EXERCISE GOAL —
Working through the records below, count the lines that include "back". The reply is that number alone.

TASK MATERIAL —

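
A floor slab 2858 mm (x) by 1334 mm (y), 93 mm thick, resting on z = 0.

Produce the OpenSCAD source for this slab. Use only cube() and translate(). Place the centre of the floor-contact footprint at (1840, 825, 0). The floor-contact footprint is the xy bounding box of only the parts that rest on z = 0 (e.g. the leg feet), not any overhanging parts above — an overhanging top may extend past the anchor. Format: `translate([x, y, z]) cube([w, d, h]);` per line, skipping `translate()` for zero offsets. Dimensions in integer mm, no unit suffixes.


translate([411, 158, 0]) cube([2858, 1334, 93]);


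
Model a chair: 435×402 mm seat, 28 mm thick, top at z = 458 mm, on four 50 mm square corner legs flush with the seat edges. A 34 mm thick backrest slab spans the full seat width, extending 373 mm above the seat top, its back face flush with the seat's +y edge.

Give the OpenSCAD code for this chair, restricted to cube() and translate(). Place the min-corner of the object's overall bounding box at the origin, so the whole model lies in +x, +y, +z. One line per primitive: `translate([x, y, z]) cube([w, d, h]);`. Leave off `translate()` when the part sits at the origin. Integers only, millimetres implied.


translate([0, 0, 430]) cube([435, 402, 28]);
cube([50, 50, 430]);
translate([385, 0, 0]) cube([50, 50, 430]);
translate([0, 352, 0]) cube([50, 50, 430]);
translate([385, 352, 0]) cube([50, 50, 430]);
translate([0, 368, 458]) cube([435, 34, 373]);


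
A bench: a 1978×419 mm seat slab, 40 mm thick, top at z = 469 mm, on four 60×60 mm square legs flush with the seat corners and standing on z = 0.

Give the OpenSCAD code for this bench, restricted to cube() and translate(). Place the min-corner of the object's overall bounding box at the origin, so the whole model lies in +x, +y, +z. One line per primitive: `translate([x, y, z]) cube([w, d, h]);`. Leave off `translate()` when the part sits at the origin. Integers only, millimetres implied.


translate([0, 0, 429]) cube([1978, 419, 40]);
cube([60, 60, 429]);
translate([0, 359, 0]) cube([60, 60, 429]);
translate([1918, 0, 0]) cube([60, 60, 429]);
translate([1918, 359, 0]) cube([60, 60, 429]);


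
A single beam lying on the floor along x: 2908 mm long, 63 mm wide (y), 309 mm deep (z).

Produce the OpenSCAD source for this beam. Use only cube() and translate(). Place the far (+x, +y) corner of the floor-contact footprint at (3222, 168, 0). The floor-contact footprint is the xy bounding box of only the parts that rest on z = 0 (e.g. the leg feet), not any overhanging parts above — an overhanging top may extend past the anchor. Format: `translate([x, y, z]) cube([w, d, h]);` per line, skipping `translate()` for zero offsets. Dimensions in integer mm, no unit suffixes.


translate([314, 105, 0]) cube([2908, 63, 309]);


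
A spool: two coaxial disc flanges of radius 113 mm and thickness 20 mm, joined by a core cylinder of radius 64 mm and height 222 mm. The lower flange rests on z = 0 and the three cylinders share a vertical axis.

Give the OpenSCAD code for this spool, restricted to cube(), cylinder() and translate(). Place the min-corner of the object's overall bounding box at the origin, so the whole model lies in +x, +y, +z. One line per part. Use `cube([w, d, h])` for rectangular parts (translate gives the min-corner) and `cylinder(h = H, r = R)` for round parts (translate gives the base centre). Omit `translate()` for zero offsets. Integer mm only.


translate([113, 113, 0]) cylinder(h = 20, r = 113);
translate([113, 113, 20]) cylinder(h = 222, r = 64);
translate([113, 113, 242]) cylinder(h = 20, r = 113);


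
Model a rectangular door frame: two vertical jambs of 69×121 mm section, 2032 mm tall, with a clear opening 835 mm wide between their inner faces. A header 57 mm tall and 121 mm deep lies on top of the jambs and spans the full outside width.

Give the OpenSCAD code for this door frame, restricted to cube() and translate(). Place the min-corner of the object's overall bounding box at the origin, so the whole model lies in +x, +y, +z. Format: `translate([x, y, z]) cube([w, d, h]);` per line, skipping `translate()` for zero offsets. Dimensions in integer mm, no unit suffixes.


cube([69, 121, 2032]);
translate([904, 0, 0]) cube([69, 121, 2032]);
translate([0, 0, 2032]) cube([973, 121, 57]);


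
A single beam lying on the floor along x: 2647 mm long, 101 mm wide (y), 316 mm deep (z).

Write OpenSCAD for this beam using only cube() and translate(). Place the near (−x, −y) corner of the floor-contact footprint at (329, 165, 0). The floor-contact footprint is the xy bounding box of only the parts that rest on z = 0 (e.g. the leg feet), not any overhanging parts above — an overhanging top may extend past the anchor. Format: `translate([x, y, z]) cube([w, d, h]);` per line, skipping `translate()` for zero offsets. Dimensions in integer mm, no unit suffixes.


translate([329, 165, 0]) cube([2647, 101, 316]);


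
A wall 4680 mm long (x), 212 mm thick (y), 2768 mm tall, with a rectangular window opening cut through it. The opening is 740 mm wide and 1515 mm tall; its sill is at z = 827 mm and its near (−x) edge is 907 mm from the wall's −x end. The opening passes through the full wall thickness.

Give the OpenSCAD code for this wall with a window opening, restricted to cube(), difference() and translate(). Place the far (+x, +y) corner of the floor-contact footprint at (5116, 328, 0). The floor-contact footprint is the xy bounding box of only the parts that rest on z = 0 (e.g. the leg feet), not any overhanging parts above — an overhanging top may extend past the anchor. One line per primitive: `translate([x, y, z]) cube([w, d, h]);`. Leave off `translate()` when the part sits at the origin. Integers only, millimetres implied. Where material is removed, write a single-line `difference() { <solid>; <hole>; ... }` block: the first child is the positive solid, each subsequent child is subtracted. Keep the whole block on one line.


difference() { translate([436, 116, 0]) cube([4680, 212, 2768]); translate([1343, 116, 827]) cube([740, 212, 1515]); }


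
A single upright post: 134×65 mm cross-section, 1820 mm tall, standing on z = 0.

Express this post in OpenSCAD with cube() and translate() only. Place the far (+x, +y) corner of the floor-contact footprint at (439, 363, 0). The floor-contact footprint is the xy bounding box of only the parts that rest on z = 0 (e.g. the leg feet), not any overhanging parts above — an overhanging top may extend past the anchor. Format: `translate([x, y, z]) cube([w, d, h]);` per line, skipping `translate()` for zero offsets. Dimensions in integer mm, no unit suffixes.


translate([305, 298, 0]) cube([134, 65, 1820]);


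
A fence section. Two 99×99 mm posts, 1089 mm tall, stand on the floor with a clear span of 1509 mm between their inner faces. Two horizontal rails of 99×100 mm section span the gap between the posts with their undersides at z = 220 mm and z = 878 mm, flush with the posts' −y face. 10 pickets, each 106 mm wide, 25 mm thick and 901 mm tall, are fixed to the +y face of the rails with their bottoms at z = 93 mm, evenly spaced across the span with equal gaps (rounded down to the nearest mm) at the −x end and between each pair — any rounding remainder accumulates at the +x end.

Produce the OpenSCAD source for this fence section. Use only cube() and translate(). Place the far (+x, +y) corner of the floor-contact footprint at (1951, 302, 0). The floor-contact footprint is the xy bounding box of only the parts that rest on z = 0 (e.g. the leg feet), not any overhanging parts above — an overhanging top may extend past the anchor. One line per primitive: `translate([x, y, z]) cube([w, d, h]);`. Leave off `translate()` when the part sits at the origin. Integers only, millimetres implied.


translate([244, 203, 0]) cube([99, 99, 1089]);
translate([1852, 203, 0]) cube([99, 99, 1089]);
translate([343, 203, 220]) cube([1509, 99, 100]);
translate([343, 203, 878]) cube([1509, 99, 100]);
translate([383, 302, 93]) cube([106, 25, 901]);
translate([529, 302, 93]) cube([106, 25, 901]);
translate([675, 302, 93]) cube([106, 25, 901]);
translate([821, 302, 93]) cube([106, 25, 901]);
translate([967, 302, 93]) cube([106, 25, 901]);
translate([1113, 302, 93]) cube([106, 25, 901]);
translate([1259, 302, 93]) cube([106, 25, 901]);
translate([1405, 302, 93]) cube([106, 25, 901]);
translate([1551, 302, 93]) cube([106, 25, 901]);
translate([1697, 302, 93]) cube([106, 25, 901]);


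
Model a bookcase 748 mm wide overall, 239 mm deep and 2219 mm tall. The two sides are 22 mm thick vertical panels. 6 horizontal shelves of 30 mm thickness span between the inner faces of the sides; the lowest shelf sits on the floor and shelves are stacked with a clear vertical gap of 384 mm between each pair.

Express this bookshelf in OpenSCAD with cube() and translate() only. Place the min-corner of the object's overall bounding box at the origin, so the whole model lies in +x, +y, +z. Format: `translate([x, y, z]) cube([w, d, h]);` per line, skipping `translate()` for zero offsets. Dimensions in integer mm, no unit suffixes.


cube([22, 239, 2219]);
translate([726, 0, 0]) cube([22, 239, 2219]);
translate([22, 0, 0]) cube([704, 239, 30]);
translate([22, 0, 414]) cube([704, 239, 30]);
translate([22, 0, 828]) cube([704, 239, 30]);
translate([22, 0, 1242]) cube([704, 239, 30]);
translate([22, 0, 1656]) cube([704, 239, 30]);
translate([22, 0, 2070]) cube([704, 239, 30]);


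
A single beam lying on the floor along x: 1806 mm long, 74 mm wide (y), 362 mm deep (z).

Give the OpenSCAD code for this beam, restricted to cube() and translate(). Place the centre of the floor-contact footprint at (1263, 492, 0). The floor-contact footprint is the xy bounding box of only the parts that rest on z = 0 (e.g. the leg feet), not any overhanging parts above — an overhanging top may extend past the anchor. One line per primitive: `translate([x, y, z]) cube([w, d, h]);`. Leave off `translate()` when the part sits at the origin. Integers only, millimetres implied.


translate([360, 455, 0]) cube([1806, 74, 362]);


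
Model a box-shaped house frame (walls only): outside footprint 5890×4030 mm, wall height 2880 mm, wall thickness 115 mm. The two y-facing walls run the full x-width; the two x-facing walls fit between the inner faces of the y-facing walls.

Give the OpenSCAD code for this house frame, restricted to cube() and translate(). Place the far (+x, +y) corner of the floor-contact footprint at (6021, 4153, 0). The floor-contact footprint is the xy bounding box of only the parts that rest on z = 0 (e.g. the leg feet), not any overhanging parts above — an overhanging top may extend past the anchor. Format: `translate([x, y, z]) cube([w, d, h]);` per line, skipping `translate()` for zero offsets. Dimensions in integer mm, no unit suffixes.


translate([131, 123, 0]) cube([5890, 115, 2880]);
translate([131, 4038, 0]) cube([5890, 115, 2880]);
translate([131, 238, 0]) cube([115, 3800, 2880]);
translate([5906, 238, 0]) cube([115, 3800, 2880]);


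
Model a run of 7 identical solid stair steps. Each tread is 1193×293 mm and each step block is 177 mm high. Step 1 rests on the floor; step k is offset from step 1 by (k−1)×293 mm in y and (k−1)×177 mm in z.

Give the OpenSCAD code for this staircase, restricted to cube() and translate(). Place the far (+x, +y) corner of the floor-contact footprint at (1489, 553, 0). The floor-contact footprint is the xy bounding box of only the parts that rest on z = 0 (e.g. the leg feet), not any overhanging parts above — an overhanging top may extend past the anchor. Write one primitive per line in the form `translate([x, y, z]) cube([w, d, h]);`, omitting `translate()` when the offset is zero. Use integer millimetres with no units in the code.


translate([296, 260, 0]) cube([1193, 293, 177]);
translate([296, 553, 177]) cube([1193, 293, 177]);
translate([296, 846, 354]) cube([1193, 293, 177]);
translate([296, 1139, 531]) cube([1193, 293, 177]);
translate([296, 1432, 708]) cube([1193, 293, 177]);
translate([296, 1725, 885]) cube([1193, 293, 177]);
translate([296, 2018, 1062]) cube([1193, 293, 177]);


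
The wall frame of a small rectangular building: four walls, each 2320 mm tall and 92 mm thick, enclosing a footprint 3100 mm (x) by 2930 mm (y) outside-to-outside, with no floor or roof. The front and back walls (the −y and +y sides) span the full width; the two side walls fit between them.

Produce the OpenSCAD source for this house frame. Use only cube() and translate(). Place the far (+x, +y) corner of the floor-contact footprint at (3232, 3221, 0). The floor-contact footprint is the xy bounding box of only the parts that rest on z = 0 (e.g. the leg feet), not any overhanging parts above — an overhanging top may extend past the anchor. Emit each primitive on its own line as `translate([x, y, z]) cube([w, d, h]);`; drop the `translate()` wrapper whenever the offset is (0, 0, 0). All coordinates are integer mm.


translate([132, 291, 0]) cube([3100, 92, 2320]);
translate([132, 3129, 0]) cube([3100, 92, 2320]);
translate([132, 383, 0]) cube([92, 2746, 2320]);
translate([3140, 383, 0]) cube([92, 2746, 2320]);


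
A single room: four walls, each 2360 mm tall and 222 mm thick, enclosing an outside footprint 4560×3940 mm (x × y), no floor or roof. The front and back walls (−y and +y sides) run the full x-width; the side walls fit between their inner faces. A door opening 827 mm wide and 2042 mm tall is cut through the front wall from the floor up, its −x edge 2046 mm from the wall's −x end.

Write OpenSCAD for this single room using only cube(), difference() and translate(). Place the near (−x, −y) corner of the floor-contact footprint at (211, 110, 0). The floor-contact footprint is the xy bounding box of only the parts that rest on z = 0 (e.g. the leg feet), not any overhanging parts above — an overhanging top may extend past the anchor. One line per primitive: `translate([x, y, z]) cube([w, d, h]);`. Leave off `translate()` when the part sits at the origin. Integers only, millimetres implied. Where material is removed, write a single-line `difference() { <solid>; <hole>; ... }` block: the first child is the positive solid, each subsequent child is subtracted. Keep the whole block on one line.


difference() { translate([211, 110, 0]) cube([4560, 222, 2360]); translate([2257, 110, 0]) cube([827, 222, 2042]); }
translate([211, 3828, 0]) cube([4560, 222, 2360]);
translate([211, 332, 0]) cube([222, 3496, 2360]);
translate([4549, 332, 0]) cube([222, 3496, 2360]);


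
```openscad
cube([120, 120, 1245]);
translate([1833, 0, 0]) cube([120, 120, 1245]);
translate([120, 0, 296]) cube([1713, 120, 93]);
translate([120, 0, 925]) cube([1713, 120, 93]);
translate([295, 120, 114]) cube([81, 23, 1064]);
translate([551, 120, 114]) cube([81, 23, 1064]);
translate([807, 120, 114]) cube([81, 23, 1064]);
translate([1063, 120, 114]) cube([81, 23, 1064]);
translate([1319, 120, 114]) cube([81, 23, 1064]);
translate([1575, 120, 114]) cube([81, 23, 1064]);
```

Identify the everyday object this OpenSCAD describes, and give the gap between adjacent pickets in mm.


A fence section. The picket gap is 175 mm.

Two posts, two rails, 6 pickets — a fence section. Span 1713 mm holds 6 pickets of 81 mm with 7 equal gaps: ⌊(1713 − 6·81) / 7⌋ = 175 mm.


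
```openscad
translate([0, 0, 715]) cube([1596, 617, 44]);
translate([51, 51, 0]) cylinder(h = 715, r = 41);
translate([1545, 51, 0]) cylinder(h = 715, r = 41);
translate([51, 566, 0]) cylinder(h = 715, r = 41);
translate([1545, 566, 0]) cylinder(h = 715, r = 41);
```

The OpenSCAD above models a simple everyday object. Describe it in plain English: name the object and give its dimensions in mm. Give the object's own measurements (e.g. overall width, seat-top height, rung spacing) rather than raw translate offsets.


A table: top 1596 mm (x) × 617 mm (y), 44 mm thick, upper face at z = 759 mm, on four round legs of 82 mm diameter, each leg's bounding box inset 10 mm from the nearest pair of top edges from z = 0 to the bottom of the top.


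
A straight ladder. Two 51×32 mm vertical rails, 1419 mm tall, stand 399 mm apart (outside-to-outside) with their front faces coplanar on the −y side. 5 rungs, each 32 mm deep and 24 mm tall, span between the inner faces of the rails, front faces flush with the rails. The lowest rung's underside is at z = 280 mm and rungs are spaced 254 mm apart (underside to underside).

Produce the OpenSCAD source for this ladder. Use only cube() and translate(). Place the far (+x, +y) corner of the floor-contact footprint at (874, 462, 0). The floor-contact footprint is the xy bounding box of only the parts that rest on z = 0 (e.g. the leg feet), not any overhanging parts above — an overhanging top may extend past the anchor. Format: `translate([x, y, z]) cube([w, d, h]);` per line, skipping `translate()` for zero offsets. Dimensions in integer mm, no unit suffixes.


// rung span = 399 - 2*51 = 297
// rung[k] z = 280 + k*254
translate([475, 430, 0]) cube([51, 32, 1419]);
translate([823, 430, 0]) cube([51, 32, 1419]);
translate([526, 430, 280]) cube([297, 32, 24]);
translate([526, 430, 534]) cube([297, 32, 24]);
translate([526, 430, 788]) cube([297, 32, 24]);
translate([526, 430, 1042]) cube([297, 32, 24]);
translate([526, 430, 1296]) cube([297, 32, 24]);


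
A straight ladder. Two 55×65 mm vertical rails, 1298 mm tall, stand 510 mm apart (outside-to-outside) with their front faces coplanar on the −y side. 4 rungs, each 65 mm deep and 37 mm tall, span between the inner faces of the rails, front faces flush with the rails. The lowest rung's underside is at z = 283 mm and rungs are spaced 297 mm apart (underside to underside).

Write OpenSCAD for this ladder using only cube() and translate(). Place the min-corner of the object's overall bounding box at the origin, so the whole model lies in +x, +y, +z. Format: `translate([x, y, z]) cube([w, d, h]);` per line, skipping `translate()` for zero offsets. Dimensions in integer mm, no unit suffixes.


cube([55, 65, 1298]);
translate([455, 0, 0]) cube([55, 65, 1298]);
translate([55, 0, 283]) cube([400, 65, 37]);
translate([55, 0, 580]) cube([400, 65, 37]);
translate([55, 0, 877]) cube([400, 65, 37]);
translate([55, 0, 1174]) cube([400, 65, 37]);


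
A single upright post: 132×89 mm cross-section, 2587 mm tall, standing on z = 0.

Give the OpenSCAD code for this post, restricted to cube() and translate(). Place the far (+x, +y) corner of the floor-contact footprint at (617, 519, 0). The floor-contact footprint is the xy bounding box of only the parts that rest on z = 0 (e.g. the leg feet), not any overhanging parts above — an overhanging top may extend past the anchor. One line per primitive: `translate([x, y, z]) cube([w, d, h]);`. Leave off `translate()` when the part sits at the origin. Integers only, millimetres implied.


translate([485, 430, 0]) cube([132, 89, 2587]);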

YOUR SOLUTION —
3